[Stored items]

⁂

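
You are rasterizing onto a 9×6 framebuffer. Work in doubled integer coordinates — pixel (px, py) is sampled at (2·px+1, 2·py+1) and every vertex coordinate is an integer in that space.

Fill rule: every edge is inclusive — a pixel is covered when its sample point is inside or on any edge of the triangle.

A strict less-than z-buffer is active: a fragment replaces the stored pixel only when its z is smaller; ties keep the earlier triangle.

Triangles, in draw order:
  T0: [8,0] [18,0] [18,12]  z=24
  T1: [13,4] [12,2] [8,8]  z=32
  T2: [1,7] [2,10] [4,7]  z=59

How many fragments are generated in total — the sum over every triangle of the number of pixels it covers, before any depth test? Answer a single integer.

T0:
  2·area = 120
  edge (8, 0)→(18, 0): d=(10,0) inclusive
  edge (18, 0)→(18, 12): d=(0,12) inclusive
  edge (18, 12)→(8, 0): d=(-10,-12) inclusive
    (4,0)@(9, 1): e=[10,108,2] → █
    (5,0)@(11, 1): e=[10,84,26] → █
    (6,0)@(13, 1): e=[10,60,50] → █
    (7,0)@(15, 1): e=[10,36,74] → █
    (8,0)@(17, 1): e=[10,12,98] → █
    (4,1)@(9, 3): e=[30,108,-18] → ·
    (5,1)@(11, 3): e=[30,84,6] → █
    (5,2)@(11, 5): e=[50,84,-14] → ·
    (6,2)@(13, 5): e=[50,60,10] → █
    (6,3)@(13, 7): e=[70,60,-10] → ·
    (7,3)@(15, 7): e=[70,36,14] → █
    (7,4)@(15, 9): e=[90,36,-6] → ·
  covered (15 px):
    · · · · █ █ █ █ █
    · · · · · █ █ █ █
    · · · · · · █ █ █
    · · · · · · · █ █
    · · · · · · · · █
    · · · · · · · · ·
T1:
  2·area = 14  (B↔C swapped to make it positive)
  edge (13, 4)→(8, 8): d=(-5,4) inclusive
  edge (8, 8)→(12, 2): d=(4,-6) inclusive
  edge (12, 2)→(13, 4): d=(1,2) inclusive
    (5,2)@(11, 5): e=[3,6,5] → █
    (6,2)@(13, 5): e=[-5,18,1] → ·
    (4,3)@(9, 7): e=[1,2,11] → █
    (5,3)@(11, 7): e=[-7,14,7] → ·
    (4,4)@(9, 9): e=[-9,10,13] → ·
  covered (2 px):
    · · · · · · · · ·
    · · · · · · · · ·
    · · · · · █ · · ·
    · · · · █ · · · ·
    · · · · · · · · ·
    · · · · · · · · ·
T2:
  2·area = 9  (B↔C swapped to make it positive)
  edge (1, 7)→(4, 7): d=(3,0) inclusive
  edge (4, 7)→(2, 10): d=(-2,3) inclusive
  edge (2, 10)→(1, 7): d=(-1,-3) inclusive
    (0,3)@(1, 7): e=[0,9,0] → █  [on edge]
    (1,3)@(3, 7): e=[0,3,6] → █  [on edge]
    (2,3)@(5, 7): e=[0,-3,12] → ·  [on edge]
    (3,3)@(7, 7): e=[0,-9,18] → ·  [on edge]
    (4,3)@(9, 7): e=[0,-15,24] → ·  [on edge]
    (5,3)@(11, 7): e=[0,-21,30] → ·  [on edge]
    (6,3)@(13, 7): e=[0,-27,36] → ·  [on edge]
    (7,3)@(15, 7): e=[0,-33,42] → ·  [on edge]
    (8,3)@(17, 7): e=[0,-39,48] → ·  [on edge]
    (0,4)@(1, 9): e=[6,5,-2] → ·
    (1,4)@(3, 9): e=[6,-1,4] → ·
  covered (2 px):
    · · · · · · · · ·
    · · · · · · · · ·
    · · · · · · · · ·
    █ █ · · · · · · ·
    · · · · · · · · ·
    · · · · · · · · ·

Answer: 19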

⁂

ACTIVITY: If a line in the records contains "when", report it.

ANSWER TO THIS PROBLEM:
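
Fill rule: every edge is inclusive — a pixel is covered when its sample point is inside or on any edge of the triangle.
A strict less-than z-buffer is active: a fragment replaces the stored pixel only when its z is smaller; ties keep the earlier triangle.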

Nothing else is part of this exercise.